*** Block opens ***

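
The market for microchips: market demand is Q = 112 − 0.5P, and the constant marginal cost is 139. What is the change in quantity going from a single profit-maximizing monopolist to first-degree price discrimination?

Inverting demand: P = 224 − 2Q.
Monopoly sets MR = MC: 224 − 4Q = 139 ⇒ Q = 21.25, P = 224 − 2·21.25 = 181.5.
A perfectly discriminating monopolist sells every unit with P(Q) ≥ MC(Q), so output equals the competitive quantity Q = 42.5. Each buyer pays their reservation price, so CS = 0 and the firm captures all surplus.
Change in quantity: 42.5 − 21.25 = 21.25.

Quantity rises by 21.25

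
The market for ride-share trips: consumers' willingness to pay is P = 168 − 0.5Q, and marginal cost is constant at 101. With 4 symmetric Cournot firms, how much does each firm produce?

q_i = 26.8

In a 4-firm Cournot equilibrium, symmetry and the first-order condition give q = (168 − 101)/(2.5) = 26.8. So Q = 107.2 and P = 114.4.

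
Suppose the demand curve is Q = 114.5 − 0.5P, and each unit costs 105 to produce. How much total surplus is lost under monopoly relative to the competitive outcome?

DWL = 961

Inverting demand: P = 229 − 2Q.
Perfect competition: P = MC = 105, so 229 − 2Q = 105 and Q = 62.
A monopolist chooses Q where MR = MC. MR = 229 − 4Q; setting this equal to 105 gives Q = 31 and P = 167.
DWL is the triangle between Q = 31 and Q = 62: ½·(62 − 31)·(167 − 105) = 961.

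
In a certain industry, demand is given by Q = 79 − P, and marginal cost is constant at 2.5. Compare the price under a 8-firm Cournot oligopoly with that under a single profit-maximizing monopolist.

Cournot: P = 11; Monopoly: P = 40.75

Inverting demand: P = 79 − Q.
With 8 symmetric Cournot firms, each firm's FOC gives 79 − 9q = 2.5, so q = 8.5, Q = 8·8.5 = 68, and P = 11.
A monopolist chooses Q where MR = MC. MR = 79 − 2Q; setting this equal to 2.5 gives Q = 38.25 and P = 40.75.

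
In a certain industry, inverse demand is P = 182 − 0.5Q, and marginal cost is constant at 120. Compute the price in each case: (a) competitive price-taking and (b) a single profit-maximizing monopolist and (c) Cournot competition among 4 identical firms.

Perfect competition: P = MC = 120, so 182 − 0.5Q = 120 and Q = 124.
Monopoly sets MR = MC: 182 − Q = 120 ⇒ Q = 62, P = 182 − 0.5·62 = 151.
Cournot with 4 identical firms: the symmetric best-response condition is 182 − 2.5q = 120. Each firm produces q = 24.8, total output Q = 99.2, price P = 132.4.

Competition: P = 120; Monopoly: P = 151; Cournot: P = 132.4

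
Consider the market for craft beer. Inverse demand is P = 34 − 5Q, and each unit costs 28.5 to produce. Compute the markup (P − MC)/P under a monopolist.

Monopoly sets MR = MC: 34 − 10Q = 28.5 ⇒ Q = 0.55, P = 34 − 5·0.55 = 31.25.
Lerner index = (P − MC)/P = (31.25 − 28.5)/31.25 = 0.088.

Lerner index = 0.088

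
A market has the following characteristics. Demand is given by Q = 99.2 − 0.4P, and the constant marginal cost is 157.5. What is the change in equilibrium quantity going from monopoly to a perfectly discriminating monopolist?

Inverting demand: P = 248 − 2.5Q.
Monopoly sets MR = MC: 248 − 5Q = 157.5 ⇒ Q = 18.1, P = 248 − 2.5·18.1 = 202.75.
Under first-degree price discrimination the firm charges each unit its demand price and produces up to where P = MC, i.e. Q = 36.2. Consumer surplus is zero; producer surplus equals total surplus.
Change in equilibrium quantity: 36.2 − 18.1 = 18.1.

Equilibrium quantity rises by 18.1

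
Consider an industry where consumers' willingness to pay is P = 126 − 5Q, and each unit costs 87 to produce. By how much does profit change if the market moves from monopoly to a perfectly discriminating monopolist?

The monopolist equates marginal revenue to marginal cost: 126 − 10Q = 87, so Q = 3.9. From demand, P = 106.5.
Profit = (106.5 − 87)·3.9 = 76.05.
With perfect price discrimination, output is the efficient level Q = 7.8 (where demand meets MC), but every buyer pays their willingness to pay: CS = 0 and PS = total surplus.
PS equals the full surplus area, 152.1. Profit = 152.1 = 152.1.
Change in profit: 152.1 − 76.05 = 76.05.

Profit rises by 76.05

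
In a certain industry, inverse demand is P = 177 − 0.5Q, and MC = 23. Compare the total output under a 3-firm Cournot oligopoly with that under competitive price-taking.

Cournot: Q = 231; Competition: Q = 308

In a 3-firm Cournot equilibrium, symmetry and the first-order condition give q = (177 − 23)/(2) = 77. So Q = 231 and P = 61.5.
Competitive firms price at marginal cost: P = 23, giving Q = 308.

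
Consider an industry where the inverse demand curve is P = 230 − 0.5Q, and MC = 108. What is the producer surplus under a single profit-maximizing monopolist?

The monopolist equates marginal revenue to marginal cost: 230 − Q = 108, so Q = 122. From demand, P = 169.
PS = (169 − 108)·122 = 7442.

PS = 7442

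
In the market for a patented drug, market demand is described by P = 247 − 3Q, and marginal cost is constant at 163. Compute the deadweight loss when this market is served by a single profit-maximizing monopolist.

Perfect competition: P = MC = 163, so 247 − 3Q = 163 and Q = 28.
The monopolist equates marginal revenue to marginal cost: 247 − 6Q = 163, so Q = 14. From demand, P = 205.
DWL is the triangle between Q = 14 and Q = 28: ½·(28 − 14)·(205 − 163) = 294.

DWL = 294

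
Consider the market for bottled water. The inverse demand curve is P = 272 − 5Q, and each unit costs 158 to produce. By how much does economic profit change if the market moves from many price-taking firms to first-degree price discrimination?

Competitive firms price at marginal cost: P = 158, giving Q = 22.8.
Profit = (158 − 158)·22.8 = 0.
With perfect price discrimination, output is the efficient level Q = 22.8 (where demand meets MC), but every buyer pays their willingness to pay: CS = 0 and PS = total surplus.
PS equals the full surplus area, 1299.6. Profit = 1299.6 = 1299.6.
Change in economic profit: 1299.6 − 0 = 1299.6.

π rises by 1299.6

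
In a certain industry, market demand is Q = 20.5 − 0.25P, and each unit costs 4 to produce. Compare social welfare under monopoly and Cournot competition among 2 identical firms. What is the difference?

Social welfare rises by 105.625

Inverting demand: P = 82 − 4Q.
The monopolist equates marginal revenue to marginal cost: 82 − 8Q = 4, so Q = 9.75. From demand, P = 43.
CS = ½·(82 − 43)·9.75 = 190.125; PS = (43 − 4)·9.75 = 380.25; TS = 570.375.
Cournot with 2 identical firms: the symmetric best-response condition is 82 − 12q = 4. Each firm produces q = 6.5, total output Q = 13, price P = 30.
CS = ½·(82 − 30)·13 = 338; PS = (30 − 4)·13 = 338; TS = 676.
Change in social welfare: 676 − 570.375 = 105.625.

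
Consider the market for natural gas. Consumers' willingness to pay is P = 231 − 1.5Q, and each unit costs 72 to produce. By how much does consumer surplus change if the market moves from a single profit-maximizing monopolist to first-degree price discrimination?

A monopolist chooses Q where MR = MC. MR = 231 − 3Q; setting this equal to 72 gives Q = 53 and P = 151.5.
CS = ½·(231 − 151.5)·53 = 2106.75.
Under first-degree price discrimination the firm charges each unit its demand price and produces up to where P = MC, i.e. Q = 106. Consumer surplus is zero; producer surplus equals total surplus.
CS = 0.
Change in consumer surplus: 0 − 2106.75 = −2106.75.

Consumer surplus falls by 2106.75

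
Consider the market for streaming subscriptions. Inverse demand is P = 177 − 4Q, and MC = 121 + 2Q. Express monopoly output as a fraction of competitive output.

Q_m/Q_c = 0.6

A monopolist chooses Q where MR = MC. MR = 177 − 8Q; setting this equal to 121 + 2Q gives Q = 5.6 and P = 154.6.
Competitive equilibrium sets price equal to marginal cost: 177 − 4Q = 121 + 2Q, so Q = 28/3 and P = 419/3.
Ratio Q_m/Q_c = 5.6/(28/3) = 0.6.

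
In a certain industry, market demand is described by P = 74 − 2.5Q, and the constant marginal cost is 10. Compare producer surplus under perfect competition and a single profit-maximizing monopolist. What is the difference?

Producer surplus rises by 409.6

Under competition P = MC = 10, so Q = (74 − 10)/2.5 = 25.6.
PS = (10 − 10)·25.6 = 0.
Monopoly sets MR = MC: 74 − 5Q = 10 ⇒ Q = 12.8, P = 74 − 2.5·12.8 = 42.
PS = (42 − 10)·12.8 = 409.6.
Change in producer surplus: 409.6 − 0 = 409.6.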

*** Block closes ***

> _What you are asked to do_
Find the line that contains "In a certain industry, market demand is described". Write out that line and every line after it through the end of the data, exactly, and nothing else.

> _Exercise output_
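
In a certain industry, market demand is described by P = 74 − 2.5Q, and the constant marginal cost is 10. Compare producer surplus under perfect competition and a single profit-maximizing monopolist. What is the difference?

Producer surplus rises by 409.6

Under competition P = MC = 10, so Q = (74 − 10)/2.5 = 25.6.
PS = (10 − 10)·25.6 = 0.
Monopoly sets MR = MC: 74 − 5Q = 10 ⇒ Q = 12.8, P = 74 − 2.5·12.8 = 42.
PS = (42 − 10)·12.8 = 409.6.
Change in producer surplus: 409.6 − 0 = 409.6.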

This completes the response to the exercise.